(Saved data entries)
------------------------

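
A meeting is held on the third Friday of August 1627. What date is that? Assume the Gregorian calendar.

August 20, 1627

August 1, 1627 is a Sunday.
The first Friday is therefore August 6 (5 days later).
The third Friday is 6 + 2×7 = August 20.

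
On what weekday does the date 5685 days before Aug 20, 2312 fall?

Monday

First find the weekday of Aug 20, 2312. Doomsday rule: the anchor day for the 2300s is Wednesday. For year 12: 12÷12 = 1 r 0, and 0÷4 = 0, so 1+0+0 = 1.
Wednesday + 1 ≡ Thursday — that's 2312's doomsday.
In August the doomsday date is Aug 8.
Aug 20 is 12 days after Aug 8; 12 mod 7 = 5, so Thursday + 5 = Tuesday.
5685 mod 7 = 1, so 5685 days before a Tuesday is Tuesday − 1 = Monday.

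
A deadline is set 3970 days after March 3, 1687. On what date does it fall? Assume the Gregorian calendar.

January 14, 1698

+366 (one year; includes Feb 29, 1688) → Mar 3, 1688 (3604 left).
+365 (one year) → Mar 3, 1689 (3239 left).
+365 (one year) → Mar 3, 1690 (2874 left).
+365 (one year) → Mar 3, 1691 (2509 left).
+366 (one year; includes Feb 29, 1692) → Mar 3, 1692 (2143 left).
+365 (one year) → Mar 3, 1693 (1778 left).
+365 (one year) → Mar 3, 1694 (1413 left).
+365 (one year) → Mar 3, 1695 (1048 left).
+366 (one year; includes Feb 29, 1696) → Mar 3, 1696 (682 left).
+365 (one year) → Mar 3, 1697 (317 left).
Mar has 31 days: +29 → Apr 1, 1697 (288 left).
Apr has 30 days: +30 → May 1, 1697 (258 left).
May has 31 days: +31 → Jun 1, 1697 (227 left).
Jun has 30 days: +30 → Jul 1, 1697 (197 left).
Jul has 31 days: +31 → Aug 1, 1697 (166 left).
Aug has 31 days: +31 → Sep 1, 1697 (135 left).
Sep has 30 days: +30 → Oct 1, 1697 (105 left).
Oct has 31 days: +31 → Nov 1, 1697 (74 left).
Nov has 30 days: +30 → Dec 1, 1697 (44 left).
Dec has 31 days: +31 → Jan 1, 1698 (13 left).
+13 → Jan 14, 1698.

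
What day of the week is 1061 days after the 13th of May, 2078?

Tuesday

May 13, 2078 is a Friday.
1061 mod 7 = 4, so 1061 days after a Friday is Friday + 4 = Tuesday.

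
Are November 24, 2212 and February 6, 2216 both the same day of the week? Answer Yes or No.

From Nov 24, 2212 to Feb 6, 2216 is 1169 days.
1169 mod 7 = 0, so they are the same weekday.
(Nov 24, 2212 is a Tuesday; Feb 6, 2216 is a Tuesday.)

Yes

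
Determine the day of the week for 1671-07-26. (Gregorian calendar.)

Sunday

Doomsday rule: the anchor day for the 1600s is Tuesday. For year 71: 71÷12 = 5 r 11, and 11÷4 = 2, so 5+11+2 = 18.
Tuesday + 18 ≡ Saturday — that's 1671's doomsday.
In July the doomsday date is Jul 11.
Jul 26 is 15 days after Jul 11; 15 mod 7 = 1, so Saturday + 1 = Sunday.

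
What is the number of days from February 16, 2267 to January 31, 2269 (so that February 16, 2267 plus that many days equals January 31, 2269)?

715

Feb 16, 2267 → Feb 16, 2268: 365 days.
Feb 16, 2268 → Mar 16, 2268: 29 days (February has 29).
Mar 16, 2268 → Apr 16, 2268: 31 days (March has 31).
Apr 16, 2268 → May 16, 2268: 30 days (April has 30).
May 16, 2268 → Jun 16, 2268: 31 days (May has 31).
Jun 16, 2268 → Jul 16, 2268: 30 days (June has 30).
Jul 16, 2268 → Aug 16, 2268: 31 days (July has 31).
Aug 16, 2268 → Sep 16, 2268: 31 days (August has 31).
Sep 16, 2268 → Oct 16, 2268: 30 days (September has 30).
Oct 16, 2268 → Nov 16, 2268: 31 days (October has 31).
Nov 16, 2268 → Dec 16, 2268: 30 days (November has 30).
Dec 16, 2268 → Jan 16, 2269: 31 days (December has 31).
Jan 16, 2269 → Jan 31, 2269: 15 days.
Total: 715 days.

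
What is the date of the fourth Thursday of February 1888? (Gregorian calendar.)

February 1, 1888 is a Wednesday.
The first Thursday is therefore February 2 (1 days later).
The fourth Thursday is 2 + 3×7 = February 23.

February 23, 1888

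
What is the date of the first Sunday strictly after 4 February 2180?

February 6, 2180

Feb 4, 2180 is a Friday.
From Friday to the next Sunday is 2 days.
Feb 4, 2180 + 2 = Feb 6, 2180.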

------------------------

### ACTIVITY
Your answer should be the data above, retyped exactly.

### EXERCISE SOLUTION
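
A meeting is held on the third Friday of August 1627. What date is that? Assume the Gregorian calendar.

August 20, 1627

August 1, 1627 is a Sunday.
The first Friday is therefore August 6 (5 days later).
The third Friday is 6 + 2×7 = August 20.

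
On what weekday does the date 5685 days before Aug 20, 2312 fall?

Monday

First find the weekday of Aug 20, 2312. Doomsday rule: the anchor day for the 2300s is Wednesday. For year 12: 12÷12 = 1 r 0, and 0÷4 = 0, so 1+0+0 = 1.
Wednesday + 1 ≡ Thursday — that's 2312's doomsday.
In August the doomsday date is Aug 8.
Aug 20 is 12 days after Aug 8; 12 mod 7 = 5, so Thursday + 5 = Tuesday.
5685 mod 7 = 1, so 5685 days before a Tuesday is Tuesday − 1 = Monday.

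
A deadline is set 3970 days after March 3, 1687. On what date does it fall? Assume the Gregorian calendar.

January 14, 1698

+366 (one year; includes Feb 29, 1688) → Mar 3, 1688 (3604 left).
+365 (one year) → Mar 3, 1689 (3239 left).
+365 (one year) → Mar 3, 1690 (2874 left).
+365 (one year) → Mar 3, 1691 (2509 left).
+366 (one year; includes Feb 29, 1692) → Mar 3, 1692 (2143 left).
+365 (one year) → Mar 3, 1693 (1778 left).
+365 (one year) → Mar 3, 1694 (1413 left).
+365 (one year) → Mar 3, 1695 (1048 left).
+366 (one year; includes Feb 29, 1696) → Mar 3, 1696 (682 left).
+365 (one year) → Mar 3, 1697 (317 left).
Mar has 31 days: +29 → Apr 1, 1697 (288 left).
Apr has 30 days: +30 → May 1, 1697 (258 left).
May has 31 days: +31 → Jun 1, 1697 (227 left).
Jun has 30 days: +30 → Jul 1, 1697 (197 left).
Jul has 31 days: +31 → Aug 1, 1697 (166 left).
Aug has 31 days: +31 → Sep 1, 1697 (135 left).
Sep has 30 days: +30 → Oct 1, 1697 (105 left).
Oct has 31 days: +31 → Nov 1, 1697 (74 left).
Nov has 30 days: +30 → Dec 1, 1697 (44 left).
Dec has 31 days: +31 → Jan 1, 1698 (13 left).
+13 → Jan 14, 1698.

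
What day of the week is 1061 days after the 13th of May, 2078?

Tuesday

May 13, 2078 is a Friday.
1061 mod 7 = 4, so 1061 days after a Friday is Friday + 4 = Tuesday.

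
Are November 24, 2212 and February 6, 2216 both the same day of the week? Answer Yes or No.

From Nov 24, 2212 to Feb 6, 2216 is 1169 days.
1169 mod 7 = 0, so they are the same weekday.
(Nov 24, 2212 is a Tuesday; Feb 6, 2216 is a Tuesday.)

Yes

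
Determine the day of the week for 1671-07-26. (Gregorian calendar.)

Sunday

Doomsday rule: the anchor day for the 1600s is Tuesday. For year 71: 71÷12 = 5 r 11, and 11÷4 = 2, so 5+11+2 = 18.
Tuesday + 18 ≡ Saturday — that's 1671's doomsday.
In July the doomsday date is Jul 11.
Jul 26 is 15 days after Jul 11; 15 mod 7 = 1, so Saturday + 1 = Sunday.

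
What is the number of days from February 16, 2267 to January 31, 2269 (so that February 16, 2267 plus that many days equals January 31, 2269)?

715

Feb 16, 2267 → Feb 16, 2268: 365 days.
Feb 16, 2268 → Mar 16, 2268: 29 days (February has 29).
Mar 16, 2268 → Apr 16, 2268: 31 days (March has 31).
Apr 16, 2268 → May 16, 2268: 30 days (April has 30).
May 16, 2268 → Jun 16, 2268: 31 days (May has 31).
Jun 16, 2268 → Jul 16, 2268: 30 days (June has 30).
Jul 16, 2268 → Aug 16, 2268: 31 days (July has 31).
Aug 16, 2268 → Sep 16, 2268: 31 days (August has 31).
Sep 16, 2268 → Oct 16, 2268: 30 days (September has 30).
Oct 16, 2268 → Nov 16, 2268: 31 days (October has 31).
Nov 16, 2268 → Dec 16, 2268: 30 days (November has 30).
Dec 16, 2268 → Jan 16, 2269: 31 days (December has 31).
Jan 16, 2269 → Jan 31, 2269: 15 days.
Total: 715 days.

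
What is the date of the fourth Thursday of February 1888? (Gregorian calendar.)

February 1, 1888 is a Wednesday.
The first Thursday is therefore February 2 (1 days later).
The fourth Thursday is 2 + 3×7 = February 23.

February 23, 1888

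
What is the date of the first Sunday strictly after 4 February 2180?

February 6, 2180

Feb 4, 2180 is a Friday.
From Friday to the next Sunday is 2 days.
Feb 4, 2180 + 2 = Feb 6, 2180.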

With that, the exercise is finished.